## Assigned task
The answer is to be the data below, written out in full and exactly.

Excerpts from a dataset:
------------------------------

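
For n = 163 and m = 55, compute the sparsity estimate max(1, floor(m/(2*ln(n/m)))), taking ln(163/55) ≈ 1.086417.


n/m = 163/55.
ln(n/m) ≈ 1.086417.
2*ln(n/m) ≈ 2.172834.
m/(2*ln(n/m)) ≈ 55/2.172834 ≈ 25.3126.
floor = 25.
k_max = max(1, 25) = 25.

25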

------------------------------

## Solution to the problem
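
For n = 163 and m = 55, compute the sparsity estimate max(1, floor(m/(2*ln(n/m)))), taking ln(163/55) ≈ 1.086417.


n/m = 163/55.
ln(n/m) ≈ 1.086417.
2*ln(n/m) ≈ 2.172834.
m/(2*ln(n/m)) ≈ 55/2.172834 ≈ 25.3126.
floor = 25.
k_max = max(1, 25) = 25.

25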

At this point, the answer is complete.